Required work: Output the data word for word. Begin at its first line and end at the line with "- reporter type".

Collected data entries
BEGIN
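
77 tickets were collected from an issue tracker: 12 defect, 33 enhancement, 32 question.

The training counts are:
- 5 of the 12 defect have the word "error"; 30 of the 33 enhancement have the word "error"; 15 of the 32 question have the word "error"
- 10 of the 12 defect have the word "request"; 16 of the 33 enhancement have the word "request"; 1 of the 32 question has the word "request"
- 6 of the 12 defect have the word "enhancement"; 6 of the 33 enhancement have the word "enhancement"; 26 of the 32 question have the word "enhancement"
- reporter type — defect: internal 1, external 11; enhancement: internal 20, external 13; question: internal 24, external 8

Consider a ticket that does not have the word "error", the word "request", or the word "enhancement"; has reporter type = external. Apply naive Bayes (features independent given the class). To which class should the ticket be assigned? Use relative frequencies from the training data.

defect: (12/77) × (7/12) × (2/12) × (6/12) × (11/12) ≈ 0.00694444
enhancement: (33/77) × (3/33) × (17/33) × (27/33) × (13/33) ≈ 0.00646911
question: (32/77) × (17/32) × (31/32) × (6/32) × (8/32) ≈ 0.0100256
Highest score → question.

question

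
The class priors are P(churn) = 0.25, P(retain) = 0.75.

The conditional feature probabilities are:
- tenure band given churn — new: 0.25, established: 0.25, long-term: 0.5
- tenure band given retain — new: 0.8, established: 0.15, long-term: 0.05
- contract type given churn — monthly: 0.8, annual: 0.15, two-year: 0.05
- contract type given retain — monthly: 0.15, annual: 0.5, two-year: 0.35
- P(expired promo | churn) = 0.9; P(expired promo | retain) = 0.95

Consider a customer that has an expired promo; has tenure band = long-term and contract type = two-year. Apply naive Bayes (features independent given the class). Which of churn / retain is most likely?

retain

churn: 0.25 × 0.5 × 0.05 × 0.9 = 0.005625
retain: 0.75 × 0.05 × 0.35 × 0.95 = 0.01246875
Highest score → retain.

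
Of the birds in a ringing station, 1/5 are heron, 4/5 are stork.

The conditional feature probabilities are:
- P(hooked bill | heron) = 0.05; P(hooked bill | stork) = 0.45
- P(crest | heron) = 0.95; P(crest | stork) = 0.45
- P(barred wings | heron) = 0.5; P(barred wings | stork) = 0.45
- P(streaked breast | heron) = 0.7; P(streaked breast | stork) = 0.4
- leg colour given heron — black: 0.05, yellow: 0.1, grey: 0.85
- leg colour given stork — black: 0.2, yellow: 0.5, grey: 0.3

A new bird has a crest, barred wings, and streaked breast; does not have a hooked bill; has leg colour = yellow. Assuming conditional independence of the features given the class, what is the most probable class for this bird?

stork

heron: 0.2 × (1−0.05) × 0.95 × 0.5 × 0.7 × 0.1 = 0.0063175
stork: 0.8 × (1−0.45) × 0.45 × 0.45 × 0.4 × 0.5 = 0.01782
Highest score → stork.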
END
Exercise response:
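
77 tickets were collected from an issue tracker: 12 defect, 33 enhancement, 32 question.

The training counts are:
- 5 of the 12 defect have the word "error"; 30 of the 33 enhancement have the word "error"; 15 of the 32 question have the word "error"
- 10 of the 12 defect have the word "request"; 16 of the 33 enhancement have the word "request"; 1 of the 32 question has the word "request"
- 6 of the 12 defect have the word "enhancement"; 6 of the 33 enhancement have the word "enhancement"; 26 of the 32 question have the word "enhancement"
- reporter type — defect: internal 1, external 11; enhancement: internal 20, external 13; question: internal 24, external 8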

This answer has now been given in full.